▸ **Stored data entries**
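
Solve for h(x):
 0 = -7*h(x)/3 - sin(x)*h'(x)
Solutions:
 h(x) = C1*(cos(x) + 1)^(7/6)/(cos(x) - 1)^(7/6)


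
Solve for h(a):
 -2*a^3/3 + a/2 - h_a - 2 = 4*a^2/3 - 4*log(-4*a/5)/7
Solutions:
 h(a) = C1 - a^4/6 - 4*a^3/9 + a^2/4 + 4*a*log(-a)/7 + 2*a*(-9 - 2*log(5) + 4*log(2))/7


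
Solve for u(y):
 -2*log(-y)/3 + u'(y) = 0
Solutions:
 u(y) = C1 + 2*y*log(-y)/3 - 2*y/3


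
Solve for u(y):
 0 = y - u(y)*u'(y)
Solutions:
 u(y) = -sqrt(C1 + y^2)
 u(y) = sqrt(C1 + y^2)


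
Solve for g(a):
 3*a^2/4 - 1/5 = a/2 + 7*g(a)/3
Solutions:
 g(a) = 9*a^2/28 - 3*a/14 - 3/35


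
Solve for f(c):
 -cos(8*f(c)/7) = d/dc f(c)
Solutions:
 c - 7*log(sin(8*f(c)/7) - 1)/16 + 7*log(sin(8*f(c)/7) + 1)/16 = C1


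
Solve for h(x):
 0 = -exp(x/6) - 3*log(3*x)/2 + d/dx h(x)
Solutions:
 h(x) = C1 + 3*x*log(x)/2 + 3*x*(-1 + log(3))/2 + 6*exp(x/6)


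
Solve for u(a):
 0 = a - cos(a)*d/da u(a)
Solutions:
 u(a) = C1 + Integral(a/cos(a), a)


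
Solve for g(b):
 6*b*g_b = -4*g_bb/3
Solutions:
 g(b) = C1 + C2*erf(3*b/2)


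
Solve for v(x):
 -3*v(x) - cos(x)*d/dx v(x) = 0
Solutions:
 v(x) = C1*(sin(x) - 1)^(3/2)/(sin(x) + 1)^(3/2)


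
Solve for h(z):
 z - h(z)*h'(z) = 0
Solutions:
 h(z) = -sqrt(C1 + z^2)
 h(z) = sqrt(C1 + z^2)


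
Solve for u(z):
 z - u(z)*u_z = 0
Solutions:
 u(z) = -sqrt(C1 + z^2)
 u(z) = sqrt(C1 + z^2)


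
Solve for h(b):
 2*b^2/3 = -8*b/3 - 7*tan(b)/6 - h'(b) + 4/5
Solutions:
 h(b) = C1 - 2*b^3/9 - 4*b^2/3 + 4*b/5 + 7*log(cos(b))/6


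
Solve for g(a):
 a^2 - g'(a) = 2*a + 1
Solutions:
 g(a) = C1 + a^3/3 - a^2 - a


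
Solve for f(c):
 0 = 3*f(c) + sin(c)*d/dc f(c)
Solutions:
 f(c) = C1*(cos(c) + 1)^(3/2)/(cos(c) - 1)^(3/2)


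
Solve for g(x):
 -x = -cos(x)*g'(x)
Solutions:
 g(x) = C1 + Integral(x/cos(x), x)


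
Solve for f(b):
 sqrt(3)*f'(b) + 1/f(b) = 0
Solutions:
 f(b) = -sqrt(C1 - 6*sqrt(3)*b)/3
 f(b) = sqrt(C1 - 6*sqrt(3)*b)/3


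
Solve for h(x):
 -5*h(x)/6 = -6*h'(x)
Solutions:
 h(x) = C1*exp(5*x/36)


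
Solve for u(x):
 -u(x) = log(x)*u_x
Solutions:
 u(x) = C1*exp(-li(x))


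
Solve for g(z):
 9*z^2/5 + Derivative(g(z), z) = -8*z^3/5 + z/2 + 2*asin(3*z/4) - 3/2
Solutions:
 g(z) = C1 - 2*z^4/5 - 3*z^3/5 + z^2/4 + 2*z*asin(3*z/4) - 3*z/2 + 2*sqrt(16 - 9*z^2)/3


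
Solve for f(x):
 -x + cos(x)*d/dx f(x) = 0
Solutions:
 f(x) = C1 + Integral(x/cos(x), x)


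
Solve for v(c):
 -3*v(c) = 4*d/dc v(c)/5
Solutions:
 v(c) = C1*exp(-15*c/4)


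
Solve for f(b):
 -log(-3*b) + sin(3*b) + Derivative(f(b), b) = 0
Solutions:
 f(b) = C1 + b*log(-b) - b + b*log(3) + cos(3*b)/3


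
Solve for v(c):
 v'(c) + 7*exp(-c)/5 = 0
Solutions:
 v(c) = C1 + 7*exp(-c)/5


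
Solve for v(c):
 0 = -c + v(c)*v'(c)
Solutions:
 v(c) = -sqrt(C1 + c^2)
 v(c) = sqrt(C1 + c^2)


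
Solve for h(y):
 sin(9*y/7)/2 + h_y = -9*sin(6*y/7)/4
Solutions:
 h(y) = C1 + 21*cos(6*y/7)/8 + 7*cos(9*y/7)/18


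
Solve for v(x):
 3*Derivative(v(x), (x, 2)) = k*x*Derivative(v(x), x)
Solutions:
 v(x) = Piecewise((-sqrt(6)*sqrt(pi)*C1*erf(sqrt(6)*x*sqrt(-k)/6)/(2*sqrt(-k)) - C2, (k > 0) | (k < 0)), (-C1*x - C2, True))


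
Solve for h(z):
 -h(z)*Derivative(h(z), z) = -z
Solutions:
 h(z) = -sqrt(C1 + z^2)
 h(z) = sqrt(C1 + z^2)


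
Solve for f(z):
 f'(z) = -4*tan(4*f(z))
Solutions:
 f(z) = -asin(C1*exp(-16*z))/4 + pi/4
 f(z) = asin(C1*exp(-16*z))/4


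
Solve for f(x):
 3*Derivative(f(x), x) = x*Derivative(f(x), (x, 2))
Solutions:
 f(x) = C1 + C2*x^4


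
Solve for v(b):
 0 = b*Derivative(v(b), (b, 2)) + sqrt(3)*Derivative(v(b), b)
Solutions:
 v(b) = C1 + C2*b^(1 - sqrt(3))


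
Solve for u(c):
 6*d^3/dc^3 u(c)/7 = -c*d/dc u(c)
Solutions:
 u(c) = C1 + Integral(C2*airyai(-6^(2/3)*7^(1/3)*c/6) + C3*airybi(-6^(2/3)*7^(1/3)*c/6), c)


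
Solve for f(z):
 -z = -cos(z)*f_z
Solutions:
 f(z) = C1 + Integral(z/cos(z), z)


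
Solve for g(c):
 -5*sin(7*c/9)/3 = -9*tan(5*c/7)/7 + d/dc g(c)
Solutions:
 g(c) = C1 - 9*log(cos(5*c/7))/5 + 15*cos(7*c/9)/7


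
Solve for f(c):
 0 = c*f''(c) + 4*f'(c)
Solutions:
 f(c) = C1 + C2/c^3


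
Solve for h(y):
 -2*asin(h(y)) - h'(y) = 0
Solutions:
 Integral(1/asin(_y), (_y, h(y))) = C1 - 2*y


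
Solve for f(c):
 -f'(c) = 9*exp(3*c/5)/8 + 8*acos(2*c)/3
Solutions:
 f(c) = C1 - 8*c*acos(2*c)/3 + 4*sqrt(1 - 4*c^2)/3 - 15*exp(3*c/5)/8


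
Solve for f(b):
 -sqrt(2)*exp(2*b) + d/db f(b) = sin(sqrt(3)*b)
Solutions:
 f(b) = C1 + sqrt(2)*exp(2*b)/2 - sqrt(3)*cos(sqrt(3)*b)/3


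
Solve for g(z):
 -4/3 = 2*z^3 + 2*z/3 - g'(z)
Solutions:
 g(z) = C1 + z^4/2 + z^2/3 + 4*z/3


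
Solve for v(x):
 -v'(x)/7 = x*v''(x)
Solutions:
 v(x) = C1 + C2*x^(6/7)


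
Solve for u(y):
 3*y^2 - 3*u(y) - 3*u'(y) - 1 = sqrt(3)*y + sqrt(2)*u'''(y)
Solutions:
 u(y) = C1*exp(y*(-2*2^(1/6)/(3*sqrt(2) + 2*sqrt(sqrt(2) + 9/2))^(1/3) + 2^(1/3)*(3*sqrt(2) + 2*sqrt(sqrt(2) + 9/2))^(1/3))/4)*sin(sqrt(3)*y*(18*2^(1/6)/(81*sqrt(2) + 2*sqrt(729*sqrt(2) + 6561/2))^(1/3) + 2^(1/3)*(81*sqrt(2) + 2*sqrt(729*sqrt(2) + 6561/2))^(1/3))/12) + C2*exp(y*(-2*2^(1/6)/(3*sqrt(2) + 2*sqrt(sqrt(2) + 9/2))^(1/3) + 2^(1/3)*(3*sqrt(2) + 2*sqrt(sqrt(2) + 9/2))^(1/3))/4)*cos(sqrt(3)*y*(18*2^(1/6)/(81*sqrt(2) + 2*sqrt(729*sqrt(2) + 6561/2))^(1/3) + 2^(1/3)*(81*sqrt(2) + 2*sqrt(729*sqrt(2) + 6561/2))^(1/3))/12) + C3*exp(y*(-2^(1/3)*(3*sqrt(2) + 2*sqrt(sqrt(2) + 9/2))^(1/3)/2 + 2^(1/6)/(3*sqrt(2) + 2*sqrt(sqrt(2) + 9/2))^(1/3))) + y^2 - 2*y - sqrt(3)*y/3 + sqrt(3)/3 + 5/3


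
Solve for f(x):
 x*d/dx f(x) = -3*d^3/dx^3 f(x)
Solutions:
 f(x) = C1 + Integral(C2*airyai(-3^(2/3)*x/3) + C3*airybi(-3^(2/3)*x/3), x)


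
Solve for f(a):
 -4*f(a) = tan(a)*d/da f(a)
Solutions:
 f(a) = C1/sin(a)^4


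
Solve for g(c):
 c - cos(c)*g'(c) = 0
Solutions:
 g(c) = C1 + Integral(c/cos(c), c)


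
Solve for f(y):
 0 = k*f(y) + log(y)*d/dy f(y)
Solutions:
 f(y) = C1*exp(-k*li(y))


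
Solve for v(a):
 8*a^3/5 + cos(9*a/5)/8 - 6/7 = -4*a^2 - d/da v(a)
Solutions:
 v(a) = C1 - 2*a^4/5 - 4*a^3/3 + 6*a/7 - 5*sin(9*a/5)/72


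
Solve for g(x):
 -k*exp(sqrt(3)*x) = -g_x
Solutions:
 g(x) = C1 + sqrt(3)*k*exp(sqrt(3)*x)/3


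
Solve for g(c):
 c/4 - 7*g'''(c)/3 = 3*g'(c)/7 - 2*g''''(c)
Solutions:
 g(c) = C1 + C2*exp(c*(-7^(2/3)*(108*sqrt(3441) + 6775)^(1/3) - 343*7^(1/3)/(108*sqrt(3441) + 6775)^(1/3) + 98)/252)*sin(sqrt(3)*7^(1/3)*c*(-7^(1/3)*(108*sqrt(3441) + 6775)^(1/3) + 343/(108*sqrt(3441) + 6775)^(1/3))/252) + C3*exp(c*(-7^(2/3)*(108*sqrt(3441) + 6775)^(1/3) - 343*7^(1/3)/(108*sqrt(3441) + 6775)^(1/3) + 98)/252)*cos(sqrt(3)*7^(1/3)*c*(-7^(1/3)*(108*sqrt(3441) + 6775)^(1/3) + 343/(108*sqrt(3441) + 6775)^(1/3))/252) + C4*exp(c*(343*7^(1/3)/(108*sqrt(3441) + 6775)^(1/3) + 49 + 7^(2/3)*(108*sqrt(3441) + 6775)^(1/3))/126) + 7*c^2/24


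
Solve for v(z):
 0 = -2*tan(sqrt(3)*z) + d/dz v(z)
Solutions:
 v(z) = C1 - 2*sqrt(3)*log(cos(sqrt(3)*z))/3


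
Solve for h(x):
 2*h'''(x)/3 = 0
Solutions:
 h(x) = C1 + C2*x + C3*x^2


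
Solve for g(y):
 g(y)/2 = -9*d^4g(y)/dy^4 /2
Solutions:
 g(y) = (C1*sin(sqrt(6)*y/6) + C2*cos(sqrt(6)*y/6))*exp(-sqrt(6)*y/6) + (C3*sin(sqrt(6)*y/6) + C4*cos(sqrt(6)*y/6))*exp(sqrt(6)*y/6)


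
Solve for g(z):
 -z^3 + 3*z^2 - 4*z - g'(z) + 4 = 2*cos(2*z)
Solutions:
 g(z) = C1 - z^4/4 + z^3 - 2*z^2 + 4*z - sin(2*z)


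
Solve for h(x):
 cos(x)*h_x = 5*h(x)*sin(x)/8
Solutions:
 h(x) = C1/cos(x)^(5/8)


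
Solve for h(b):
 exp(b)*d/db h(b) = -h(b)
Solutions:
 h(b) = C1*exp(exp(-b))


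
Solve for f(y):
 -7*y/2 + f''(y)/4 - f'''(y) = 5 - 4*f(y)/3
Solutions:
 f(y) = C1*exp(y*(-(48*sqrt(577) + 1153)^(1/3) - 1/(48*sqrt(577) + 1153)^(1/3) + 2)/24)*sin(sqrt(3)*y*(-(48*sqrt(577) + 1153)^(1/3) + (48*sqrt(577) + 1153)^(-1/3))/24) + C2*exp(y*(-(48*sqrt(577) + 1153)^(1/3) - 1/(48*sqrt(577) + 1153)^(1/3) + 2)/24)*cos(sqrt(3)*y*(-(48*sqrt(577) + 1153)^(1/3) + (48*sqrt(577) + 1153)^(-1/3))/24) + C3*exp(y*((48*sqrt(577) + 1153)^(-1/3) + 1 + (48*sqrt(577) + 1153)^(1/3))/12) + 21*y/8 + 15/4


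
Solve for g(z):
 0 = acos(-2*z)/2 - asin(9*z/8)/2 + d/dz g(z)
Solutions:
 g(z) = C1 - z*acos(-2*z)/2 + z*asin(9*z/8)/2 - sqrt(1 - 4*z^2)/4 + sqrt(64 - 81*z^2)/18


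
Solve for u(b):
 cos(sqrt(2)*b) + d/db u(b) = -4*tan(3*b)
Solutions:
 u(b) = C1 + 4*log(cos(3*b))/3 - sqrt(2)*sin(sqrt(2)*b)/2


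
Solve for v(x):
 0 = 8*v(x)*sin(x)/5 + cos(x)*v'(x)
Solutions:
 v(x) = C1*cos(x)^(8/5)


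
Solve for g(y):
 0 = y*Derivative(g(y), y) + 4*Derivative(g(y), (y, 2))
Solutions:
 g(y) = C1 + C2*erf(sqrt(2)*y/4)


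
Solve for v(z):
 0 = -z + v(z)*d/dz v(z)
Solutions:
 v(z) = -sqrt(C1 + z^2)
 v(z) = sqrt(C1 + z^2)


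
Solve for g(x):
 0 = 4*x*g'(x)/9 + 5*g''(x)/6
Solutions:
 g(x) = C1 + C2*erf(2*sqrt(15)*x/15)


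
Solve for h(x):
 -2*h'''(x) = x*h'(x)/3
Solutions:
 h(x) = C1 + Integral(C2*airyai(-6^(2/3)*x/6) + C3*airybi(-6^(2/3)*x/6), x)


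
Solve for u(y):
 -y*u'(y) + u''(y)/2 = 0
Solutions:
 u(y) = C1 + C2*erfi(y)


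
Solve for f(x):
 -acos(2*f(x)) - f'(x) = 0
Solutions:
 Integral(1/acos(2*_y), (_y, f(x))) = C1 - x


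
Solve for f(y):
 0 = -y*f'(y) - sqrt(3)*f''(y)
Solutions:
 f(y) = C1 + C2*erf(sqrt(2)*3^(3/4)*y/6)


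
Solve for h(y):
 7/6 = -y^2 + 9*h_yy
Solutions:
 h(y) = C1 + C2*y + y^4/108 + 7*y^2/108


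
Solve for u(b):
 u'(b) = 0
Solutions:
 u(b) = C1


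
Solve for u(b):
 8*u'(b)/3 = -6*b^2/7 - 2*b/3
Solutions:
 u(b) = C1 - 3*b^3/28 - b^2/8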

▸ **EXERCISE BRIEF**
From the first line of the records above to the line that contains "3*a^2/4 - 1/5 = a/2 + 7*g(a)/3", quote each line exactly.

▸ **ANSWER SPACE**
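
Solve for h(x):
 0 = -7*h(x)/3 - sin(x)*h'(x)
Solutions:
 h(x) = C1*(cos(x) + 1)^(7/6)/(cos(x) - 1)^(7/6)


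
Solve for h(a):
 -2*a^3/3 + a/2 - h_a - 2 = 4*a^2/3 - 4*log(-4*a/5)/7
Solutions:
 h(a) = C1 - a^4/6 - 4*a^3/9 + a^2/4 + 4*a*log(-a)/7 + 2*a*(-9 - 2*log(5) + 4*log(2))/7


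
Solve for u(y):
 -2*log(-y)/3 + u'(y) = 0
Solutions:
 u(y) = C1 + 2*y*log(-y)/3 - 2*y/3


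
Solve for u(y):
 0 = y - u(y)*u'(y)
Solutions:
 u(y) = -sqrt(C1 + y^2)
 u(y) = sqrt(C1 + y^2)


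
Solve for g(a):
 3*a^2/4 - 1/5 = a/2 + 7*g(a)/3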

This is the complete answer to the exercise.